Try it. Keep each line of the material that includes "initial", and leave out the rest.
—————
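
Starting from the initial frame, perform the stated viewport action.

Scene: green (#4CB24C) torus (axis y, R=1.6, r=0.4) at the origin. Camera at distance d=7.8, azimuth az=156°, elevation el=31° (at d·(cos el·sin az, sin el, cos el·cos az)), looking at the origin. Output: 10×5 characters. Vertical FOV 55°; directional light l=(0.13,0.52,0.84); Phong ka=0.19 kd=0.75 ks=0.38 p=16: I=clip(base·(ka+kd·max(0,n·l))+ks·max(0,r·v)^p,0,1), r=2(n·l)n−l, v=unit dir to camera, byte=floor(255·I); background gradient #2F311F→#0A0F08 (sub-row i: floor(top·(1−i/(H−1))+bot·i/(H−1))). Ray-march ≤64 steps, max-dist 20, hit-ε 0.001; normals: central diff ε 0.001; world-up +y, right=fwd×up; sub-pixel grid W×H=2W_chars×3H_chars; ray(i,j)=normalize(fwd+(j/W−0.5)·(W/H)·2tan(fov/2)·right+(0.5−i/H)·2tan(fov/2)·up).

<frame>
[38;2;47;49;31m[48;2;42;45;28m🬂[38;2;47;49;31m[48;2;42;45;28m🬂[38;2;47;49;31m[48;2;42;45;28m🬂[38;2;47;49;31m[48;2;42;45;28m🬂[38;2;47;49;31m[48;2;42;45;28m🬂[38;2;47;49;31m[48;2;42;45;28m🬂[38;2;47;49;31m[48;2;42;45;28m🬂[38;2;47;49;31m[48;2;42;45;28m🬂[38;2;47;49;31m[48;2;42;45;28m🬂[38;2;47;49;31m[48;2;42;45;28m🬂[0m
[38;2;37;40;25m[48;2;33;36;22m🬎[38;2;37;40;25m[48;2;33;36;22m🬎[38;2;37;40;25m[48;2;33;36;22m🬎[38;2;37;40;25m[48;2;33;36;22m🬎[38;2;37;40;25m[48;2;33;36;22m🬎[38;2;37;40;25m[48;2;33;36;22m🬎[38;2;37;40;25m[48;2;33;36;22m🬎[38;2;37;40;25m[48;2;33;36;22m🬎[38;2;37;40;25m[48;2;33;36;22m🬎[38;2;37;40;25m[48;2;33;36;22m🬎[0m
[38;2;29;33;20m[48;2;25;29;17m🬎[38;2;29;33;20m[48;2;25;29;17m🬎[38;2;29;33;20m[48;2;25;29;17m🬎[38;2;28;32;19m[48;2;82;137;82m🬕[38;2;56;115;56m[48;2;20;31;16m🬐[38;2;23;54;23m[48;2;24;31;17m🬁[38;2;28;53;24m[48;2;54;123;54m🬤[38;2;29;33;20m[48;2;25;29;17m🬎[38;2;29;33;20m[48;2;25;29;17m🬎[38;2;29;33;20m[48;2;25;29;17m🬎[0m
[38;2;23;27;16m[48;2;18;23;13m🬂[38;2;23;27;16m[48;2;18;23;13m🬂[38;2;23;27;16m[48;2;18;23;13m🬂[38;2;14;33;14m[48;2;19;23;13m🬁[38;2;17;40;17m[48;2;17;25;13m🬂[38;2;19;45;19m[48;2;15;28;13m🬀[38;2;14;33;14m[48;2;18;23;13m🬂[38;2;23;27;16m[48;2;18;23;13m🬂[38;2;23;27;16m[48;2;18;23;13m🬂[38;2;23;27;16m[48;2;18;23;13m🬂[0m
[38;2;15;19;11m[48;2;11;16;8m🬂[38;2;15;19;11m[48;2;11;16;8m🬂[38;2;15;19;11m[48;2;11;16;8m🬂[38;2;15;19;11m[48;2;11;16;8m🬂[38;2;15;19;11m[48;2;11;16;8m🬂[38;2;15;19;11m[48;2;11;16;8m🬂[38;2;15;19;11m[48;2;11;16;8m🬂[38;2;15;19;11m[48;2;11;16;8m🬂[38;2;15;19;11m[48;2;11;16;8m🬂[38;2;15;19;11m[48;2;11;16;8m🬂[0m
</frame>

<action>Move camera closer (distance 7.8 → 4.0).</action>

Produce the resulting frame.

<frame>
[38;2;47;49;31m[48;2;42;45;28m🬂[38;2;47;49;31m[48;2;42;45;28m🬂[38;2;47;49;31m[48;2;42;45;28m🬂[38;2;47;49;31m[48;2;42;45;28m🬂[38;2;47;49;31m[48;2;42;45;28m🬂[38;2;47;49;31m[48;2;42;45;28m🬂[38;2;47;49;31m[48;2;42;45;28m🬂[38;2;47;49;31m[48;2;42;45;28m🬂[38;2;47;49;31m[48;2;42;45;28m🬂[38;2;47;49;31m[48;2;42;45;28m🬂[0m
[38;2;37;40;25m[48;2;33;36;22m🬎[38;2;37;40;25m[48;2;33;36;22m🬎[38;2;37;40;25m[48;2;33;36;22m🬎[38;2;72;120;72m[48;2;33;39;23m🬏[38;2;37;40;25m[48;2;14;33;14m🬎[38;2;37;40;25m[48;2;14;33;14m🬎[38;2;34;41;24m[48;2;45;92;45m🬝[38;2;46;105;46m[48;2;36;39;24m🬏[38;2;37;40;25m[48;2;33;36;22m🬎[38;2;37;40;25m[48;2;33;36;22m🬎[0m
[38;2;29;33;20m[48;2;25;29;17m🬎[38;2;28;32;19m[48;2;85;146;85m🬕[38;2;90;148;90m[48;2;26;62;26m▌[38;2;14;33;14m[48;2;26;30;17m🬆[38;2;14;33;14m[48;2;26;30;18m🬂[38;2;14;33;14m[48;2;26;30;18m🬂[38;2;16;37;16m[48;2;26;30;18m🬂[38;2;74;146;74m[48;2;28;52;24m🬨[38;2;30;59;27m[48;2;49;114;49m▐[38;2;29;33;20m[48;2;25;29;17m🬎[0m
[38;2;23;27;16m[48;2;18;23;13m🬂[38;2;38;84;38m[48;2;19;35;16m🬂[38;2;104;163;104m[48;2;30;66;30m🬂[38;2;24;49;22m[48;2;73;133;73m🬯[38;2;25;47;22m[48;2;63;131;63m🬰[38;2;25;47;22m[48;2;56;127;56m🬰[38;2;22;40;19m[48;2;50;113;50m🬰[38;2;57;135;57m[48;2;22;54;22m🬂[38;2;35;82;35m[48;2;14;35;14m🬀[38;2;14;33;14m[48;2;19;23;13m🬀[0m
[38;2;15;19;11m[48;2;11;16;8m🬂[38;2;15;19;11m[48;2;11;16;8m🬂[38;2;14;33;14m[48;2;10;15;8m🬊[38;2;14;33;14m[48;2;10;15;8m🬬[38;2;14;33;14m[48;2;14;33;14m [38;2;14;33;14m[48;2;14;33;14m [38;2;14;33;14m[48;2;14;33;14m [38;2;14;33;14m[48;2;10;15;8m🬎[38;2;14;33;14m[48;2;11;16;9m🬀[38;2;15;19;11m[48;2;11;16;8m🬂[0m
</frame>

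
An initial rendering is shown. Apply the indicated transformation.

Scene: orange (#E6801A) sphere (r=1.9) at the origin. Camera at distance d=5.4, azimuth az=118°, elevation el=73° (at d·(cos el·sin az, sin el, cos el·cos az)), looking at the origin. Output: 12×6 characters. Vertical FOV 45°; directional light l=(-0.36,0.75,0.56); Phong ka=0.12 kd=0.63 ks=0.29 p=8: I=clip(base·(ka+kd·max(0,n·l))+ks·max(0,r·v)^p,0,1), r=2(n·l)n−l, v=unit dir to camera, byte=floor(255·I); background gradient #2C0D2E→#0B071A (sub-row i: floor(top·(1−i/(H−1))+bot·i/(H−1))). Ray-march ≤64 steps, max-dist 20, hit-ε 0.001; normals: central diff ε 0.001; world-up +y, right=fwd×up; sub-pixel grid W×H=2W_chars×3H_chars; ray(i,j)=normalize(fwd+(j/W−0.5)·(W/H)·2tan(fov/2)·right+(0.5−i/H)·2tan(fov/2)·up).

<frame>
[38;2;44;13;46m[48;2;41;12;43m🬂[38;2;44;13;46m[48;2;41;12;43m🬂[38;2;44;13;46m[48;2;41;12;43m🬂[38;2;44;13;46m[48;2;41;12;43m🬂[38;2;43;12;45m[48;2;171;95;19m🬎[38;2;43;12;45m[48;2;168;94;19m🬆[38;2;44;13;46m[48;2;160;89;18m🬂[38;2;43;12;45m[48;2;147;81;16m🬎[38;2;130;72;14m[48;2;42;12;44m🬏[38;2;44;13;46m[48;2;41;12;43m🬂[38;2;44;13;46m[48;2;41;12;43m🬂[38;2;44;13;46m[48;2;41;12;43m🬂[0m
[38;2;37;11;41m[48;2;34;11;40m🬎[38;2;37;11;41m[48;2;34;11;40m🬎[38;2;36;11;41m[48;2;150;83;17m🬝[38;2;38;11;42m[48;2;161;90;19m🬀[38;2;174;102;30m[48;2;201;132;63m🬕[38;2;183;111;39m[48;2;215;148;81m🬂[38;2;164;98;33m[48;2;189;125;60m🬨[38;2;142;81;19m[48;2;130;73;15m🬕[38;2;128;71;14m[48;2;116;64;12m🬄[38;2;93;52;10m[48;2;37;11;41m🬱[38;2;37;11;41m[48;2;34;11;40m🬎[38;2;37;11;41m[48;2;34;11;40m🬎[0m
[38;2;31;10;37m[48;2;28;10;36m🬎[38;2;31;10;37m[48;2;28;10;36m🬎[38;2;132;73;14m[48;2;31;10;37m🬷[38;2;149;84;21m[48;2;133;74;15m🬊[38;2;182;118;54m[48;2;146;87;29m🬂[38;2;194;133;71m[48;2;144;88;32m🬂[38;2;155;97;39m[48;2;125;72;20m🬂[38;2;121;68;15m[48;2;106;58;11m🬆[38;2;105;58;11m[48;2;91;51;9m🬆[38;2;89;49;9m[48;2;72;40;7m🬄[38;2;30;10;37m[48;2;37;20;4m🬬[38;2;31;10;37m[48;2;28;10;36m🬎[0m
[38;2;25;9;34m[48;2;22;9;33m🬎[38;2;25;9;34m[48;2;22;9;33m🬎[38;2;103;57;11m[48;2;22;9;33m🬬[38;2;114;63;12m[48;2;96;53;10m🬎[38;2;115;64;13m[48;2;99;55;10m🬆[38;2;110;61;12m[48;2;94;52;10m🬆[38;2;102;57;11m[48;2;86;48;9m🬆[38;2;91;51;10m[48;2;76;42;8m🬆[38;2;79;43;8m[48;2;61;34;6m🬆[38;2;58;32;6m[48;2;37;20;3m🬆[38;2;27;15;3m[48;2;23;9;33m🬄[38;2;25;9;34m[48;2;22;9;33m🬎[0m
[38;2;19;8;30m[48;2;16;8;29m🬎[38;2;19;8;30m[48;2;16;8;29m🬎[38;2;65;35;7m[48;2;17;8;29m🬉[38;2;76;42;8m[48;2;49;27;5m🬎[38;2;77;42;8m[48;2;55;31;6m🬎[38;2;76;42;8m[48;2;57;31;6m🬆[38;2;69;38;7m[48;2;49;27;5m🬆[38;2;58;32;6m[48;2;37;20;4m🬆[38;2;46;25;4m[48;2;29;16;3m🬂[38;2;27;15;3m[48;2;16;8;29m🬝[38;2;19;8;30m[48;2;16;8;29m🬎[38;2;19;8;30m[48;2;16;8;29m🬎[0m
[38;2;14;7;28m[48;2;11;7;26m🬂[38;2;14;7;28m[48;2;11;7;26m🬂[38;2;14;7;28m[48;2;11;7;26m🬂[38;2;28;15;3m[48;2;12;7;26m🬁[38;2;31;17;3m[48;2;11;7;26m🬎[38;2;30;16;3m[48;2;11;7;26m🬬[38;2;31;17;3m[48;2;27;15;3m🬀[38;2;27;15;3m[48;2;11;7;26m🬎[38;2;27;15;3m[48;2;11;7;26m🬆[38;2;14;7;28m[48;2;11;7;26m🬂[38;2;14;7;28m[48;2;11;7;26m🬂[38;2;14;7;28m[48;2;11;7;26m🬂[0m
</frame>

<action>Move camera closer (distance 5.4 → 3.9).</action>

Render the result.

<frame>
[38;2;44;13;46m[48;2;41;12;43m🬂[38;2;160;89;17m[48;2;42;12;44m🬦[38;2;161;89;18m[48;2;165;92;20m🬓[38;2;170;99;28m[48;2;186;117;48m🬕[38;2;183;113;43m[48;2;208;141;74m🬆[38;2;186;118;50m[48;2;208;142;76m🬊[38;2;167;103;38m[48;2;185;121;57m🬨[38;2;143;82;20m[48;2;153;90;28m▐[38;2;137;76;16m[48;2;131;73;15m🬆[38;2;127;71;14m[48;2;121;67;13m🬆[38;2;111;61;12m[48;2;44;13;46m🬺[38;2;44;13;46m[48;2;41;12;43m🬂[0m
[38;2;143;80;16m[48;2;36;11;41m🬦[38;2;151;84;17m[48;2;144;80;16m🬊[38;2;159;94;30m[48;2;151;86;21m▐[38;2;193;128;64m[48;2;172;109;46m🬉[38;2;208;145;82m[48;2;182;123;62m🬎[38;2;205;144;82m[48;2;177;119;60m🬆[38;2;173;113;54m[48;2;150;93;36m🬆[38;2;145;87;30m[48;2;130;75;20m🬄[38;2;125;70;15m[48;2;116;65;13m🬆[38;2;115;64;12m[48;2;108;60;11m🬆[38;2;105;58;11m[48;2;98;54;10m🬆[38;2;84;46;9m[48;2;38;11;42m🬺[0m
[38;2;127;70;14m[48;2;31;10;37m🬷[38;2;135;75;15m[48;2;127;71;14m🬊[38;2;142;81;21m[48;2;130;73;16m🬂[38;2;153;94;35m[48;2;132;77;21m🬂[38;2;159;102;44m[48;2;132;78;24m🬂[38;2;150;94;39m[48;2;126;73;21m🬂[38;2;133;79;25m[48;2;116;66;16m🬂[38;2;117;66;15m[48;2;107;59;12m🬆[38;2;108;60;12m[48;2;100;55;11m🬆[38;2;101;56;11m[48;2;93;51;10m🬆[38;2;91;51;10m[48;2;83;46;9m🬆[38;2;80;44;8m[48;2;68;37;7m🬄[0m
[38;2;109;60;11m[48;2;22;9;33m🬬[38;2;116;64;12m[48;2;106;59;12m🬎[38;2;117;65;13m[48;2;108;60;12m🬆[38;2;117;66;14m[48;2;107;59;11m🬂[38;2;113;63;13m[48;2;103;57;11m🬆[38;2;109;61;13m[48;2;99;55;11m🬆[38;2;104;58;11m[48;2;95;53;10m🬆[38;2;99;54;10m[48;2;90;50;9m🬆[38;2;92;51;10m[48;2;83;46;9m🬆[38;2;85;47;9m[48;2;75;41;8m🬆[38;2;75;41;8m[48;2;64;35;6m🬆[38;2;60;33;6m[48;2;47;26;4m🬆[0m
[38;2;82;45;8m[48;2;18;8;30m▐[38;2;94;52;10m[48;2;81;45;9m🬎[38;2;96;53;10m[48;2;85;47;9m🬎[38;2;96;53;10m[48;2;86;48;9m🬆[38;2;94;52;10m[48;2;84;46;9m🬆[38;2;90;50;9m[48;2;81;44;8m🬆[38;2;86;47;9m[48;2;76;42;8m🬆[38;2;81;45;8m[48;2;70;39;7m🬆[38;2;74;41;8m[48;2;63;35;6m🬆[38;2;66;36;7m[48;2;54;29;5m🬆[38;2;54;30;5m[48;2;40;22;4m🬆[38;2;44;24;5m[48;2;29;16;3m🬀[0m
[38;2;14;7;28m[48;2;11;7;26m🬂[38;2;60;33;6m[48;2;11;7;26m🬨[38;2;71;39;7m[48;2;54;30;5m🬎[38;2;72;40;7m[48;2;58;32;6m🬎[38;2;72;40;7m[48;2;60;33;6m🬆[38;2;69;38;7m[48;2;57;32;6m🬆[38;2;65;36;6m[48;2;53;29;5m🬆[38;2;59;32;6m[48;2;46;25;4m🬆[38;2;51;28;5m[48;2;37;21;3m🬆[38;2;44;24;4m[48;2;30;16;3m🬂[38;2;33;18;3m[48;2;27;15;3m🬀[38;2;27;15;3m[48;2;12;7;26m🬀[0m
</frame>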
—————
Written solution.
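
Starting from the initial frame, perform the stated viewport action.
An initial rendering is shown. Apply the indicated transformation.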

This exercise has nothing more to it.